[Dataset entries]
=== Section Start ===

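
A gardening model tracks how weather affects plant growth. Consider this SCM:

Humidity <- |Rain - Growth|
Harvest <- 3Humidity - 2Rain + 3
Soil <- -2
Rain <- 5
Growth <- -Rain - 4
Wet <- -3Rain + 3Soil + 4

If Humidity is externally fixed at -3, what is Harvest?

-16

The intervention breaks the incoming arrows to Humidity: Humidity <- |Rain - Growth| no longer applies, and Humidity = -3.
Harvest = 3Humidity - 2Rain + 3  [with Humidity=-3, Rain=5]  = -16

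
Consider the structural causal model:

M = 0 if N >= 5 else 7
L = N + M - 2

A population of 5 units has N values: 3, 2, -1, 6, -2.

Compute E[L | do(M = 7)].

6.6

do(M=7) breaks M's dependence on N. With M=7 fixed, L across the units is 8, 7, 4, 11, 3, mean 6.6.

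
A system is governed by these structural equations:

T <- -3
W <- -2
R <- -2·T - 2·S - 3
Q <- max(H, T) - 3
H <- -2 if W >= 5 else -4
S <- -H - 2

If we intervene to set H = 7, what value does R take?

21

do(H=7) replaces the equation H <- -2 if W >= 5 else -4 with the constant H = 7.
S = -H - 2  [with H=7]  = -9
R = -2·T - 2·S - 3  [with T=-3, S=-9]  = 21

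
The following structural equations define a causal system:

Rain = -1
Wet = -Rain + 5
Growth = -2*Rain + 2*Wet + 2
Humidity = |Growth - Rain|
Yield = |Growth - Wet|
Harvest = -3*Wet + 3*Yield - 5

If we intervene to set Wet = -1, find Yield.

3

do(Wet=-1) replaces the equation Wet = -Rain + 5 with the constant Wet = -1.
Growth = -2*Rain + 2*Wet + 2  [with Rain=-1, Wet=-1]  = 2
Yield = |Growth - Wet|  [with Growth=2, Wet=-1]  = 3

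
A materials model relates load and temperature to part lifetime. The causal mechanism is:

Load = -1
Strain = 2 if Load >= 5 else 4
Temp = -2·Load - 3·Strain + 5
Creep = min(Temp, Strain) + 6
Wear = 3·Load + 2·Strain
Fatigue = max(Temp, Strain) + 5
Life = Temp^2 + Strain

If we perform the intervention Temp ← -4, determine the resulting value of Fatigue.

The intervention breaks the incoming arrows to Temp: Temp = -2·Load - 3·Strain + 5 no longer applies, and Temp = -4.
Strain = 2 if Load >= 5 else 4  [with Load=-1]  = 4
Fatigue = max(Temp, Strain) + 5  [with Temp=-4, Strain=4]  = 9

9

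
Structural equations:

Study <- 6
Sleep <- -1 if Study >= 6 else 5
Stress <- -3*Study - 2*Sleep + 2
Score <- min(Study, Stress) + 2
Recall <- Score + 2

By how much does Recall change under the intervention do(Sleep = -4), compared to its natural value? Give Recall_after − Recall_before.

6

do(Sleep=-4) replaces the equation Sleep <- -1 if Study >= 6 else 5 with the constant Sleep = -4.
Stress = -3*Study - 2*Sleep + 2  [with Study=6, Sleep=-4]  = -8
Score = min(Study, Stress) + 2  [with Study=6, Stress=-8]  = -6
Recall = Score + 2  [with Score=-6]  = -4
Without intervention: Sleep = -1 if Study >= 6 else 5  [with Study=6]  = -1; Stress = -3*Study - 2*Sleep + 2  [with Study=6, Sleep=-1]  = -14; Score = min(Study, Stress) + 2  [with Study=6, Stress=-14]  = -12; Recall = Score + 2  [with Score=-12]  = -10.
Change = -4 − (-10) = 6.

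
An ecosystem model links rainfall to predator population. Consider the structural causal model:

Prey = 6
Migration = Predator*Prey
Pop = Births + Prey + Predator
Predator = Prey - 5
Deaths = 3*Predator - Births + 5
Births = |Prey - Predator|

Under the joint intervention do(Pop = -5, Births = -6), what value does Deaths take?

Under do(Pop = -5, Births = -6), each intervened variable's structural equation is replaced by its fixed value.
Predator = Prey - 5  [with Prey=6]  = 1
Deaths = 3*Predator - Births + 5  [with Predator=1, Births=-6]  = 14

14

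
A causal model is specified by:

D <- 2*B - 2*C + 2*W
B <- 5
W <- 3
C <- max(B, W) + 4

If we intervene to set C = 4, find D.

8

The intervention breaks the incoming arrows to C: C <- max(B, W) + 4 no longer applies, and C = 4.
D = 2*B - 2*C + 2*W  [with B=5, C=4, W=3]  = 8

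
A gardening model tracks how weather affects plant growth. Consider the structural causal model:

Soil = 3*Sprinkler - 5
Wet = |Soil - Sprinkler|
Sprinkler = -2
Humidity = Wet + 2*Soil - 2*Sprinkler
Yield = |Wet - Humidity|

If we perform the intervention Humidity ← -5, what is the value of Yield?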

=== Section End ===

(Task prompt): Given the word "tracks", show every line of the records that contains it.

(Written solution):
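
A gardening model tracks how weather affects plant growth. Consider this SCM:
A gardening model tracks how weather affects plant growth. Consider the structural causal model: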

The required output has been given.